RECORDS TO USE:
Content starts

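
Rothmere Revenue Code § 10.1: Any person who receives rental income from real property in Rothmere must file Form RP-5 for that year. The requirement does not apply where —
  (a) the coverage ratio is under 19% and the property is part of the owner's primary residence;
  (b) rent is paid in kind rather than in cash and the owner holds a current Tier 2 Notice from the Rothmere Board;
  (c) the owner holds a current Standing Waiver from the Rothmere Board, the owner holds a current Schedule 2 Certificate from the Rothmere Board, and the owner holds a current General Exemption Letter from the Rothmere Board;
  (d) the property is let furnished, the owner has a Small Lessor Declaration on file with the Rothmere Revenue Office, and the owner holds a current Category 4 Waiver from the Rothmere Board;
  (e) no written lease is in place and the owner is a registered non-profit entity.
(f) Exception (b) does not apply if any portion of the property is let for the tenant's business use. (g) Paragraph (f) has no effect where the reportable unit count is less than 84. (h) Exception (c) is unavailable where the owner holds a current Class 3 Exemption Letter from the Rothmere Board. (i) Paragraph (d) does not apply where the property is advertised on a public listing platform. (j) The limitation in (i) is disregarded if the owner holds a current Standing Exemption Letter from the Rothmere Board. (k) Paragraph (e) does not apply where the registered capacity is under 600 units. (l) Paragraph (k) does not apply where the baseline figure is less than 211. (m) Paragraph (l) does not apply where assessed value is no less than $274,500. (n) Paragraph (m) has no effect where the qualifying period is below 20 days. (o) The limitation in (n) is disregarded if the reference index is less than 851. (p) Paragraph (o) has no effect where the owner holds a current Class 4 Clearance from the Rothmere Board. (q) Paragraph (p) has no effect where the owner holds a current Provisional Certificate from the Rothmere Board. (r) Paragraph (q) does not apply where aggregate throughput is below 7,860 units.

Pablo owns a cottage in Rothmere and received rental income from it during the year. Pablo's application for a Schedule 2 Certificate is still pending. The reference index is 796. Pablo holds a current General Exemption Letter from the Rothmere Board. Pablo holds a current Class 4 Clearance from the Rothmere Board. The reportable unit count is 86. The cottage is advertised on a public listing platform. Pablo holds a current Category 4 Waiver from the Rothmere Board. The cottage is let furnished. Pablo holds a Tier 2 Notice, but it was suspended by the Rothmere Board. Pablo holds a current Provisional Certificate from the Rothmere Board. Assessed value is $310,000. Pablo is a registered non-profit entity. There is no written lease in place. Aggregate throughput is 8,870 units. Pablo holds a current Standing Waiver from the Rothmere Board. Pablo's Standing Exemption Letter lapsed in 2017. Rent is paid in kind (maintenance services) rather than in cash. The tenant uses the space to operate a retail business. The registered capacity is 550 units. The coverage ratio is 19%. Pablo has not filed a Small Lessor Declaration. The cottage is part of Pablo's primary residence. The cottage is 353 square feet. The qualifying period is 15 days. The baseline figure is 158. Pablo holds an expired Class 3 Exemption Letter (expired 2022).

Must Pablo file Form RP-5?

Yes — Pablo must file Form RP-5.

Exception (a) fails — the coverage ratio is 19%, not under 19%.
Exception (b) fails — there is no Tier 2 Notice in force.
Exception (c) requires that the owner holds a current Schedule 2 Certificate from the Rothmere Board; but the Schedule 2 Certificate is not current, so (c) is unavailable.
Exception (d) fails — no Small Lessor Declaration is on file.
Exception (e)'s conditions are all satisfied: there is no written lease; Pablo is a registered non-profit. However, paragraphs (k)–(r) must be considered: (k) is triggered — the registered capacity is 550 units, under the 600 units limit. (l) is engaged (the baseline figure is 158, less than the 211 limit), but is overridden by (m): (m) applies — assessed value is $310,000, meeting the $274,500 threshold. (n) would limit (m) — the qualifying period is 15 days, below the 20 days limit — but (o) sets (n) aside: (o) is triggered — the reference index is 796, less than the 851 limit. (p) is triggered (a current Class 4 Clearance is held), but is itself disapplied by (q): (q) operates against (p): a current Provisional Certificate is held. (r) is inapplicable (aggregate throughput is 8,870 units, not below 7,860 units), so (q) stands. (e) is therefore removed.
Every exception is unavailable, so the rule governs.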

Content ends

TASK INSTRUCTIONS: With no line omitted, copy all the data exactly.

WRITTEN SOLUTION:
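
Rothmere Revenue Code § 10.1: Any person who receives rental income from real property in Rothmere must file Form RP-5 for that year. The requirement does not apply where —
  (a) the coverage ratio is under 19% and the property is part of the owner's primary residence;
  (b) rent is paid in kind rather than in cash and the owner holds a current Tier 2 Notice from the Rothmere Board;
  (c) the owner holds a current Standing Waiver from the Rothmere Board, the owner holds a current Schedule 2 Certificate from the Rothmere Board, and the owner holds a current General Exemption Letter from the Rothmere Board;
  (d) the property is let furnished, the owner has a Small Lessor Declaration on file with the Rothmere Revenue Office, and the owner holds a current Category 4 Waiver from the Rothmere Board;
  (e) no written lease is in place and the owner is a registered non-profit entity.
(f) Exception (b) does not apply if any portion of the property is let for the tenant's business use. (g) Paragraph (f) has no effect where the reportable unit count is less than 84. (h) Exception (c) is unavailable where the owner holds a current Class 3 Exemption Letter from the Rothmere Board. (i) Paragraph (d) does not apply where the property is advertised on a public listing platform. (j) The limitation in (i) is disregarded if the owner holds a current Standing Exemption Letter from the Rothmere Board. (k) Paragraph (e) does not apply where the registered capacity is under 600 units. (l) Paragraph (k) does not apply where the baseline figure is less than 211. (m) Paragraph (l) does not apply where assessed value is no less than $274,500. (n) Paragraph (m) has no effect where the qualifying period is below 20 days. (o) The limitation in (n) is disregarded if the reference index is less than 851. (p) Paragraph (o) has no effect where the owner holds a current Class 4 Clearance from the Rothmere Board. (q) Paragraph (p) has no effect where the owner holds a current Provisional Certificate from the Rothmere Board. (r) Paragraph (q) does not apply where aggregate throughput is below 7,860 units.

Pablo owns a cottage in Rothmere and received rental income from it during the year. Pablo's application for a Schedule 2 Certificate is still pending. The reference index is 796. Pablo holds a current General Exemption Letter from the Rothmere Board. Pablo holds a current Class 4 Clearance from the Rothmere Board. The reportable unit count is 86. The cottage is advertised on a public listing platform. Pablo holds a current Category 4 Waiver from the Rothmere Board. The cottage is let furnished. Pablo holds a Tier 2 Notice, but it was suspended by the Rothmere Board. Pablo holds a current Provisional Certificate from the Rothmere Board. Assessed value is $310,000. Pablo is a registered non-profit entity. There is no written lease in place. Aggregate throughput is 8,870 units. Pablo holds a current Standing Waiver from the Rothmere Board. Pablo's Standing Exemption Letter lapsed in 2017. Rent is paid in kind (maintenance services) rather than in cash. The tenant uses the space to operate a retail business. The registered capacity is 550 units. The coverage ratio is 19%. Pablo has not filed a Small Lessor Declaration. The cottage is part of Pablo's primary residence. The cottage is 353 square feet. The qualifying period is 15 days. The baseline figure is 158. Pablo holds an expired Class 3 Exemption Letter (expired 2022).

Must Pablo file Form RP-5?

Yes — Pablo must file Form RP-5.

Exception (a) fails — the coverage ratio is 19%, not under 19%.
Exception (b) fails — there is no Tier 2 Notice in force.
Exception (c) requires that the owner holds a current Schedule 2 Certificate from the Rothmere Board; but the Schedule 2 Certificate is not current, so (c) is unavailable.
Exception (d) fails — no Small Lessor Declaration is on file.
Exception (e)'s conditions are all satisfied: there is no written lease; Pablo is a registered non-profit. However, paragraphs (k)–(r) must be considered: (k) is triggered — the registered capacity is 550 units, under the 600 units limit. (l) is engaged (the baseline figure is 158, less than the 211 limit), but is overridden by (m): (m) applies — assessed value is $310,000, meeting the $274,500 threshold. (n) would limit (m) — the qualifying period is 15 days, below the 20 days limit — but (o) sets (n) aside: (o) is triggered — the reference index is 796, less than the 851 limit. (p) is triggered (a current Class 4 Clearance is held), but is itself disapplied by (q): (q) operates against (p): a current Provisional Certificate is held. (r) is inapplicable (aggregate throughput is 8,870 units, not below 7,860 units), so (q) stands. (e) is therefore removed.
Every exception is unavailable, so the rule governs.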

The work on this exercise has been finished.